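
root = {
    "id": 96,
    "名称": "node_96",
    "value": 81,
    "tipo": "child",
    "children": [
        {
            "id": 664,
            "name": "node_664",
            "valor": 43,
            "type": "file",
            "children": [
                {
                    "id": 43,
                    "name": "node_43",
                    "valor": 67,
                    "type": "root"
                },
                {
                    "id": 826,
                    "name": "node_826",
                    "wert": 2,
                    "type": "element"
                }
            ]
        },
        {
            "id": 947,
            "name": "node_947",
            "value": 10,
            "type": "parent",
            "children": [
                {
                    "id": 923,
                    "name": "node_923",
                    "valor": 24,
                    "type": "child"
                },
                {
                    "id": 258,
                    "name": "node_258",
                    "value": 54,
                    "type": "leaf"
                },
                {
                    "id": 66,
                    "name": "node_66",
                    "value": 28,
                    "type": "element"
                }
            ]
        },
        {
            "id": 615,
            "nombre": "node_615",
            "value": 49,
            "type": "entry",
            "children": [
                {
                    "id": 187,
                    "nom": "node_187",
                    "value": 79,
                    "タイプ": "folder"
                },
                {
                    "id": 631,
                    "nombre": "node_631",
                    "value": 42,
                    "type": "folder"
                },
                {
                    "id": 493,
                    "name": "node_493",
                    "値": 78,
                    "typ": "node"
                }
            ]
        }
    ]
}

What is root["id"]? 96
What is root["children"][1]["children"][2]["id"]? 66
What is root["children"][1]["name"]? "node_947"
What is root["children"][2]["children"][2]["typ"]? "node"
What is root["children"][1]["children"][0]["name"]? "node_923"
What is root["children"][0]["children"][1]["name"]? "node_826"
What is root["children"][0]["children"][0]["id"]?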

→ What you are asked to do:
Within the material above, find the lines that hold "children" and report only how many there are.

→ Answer section:
10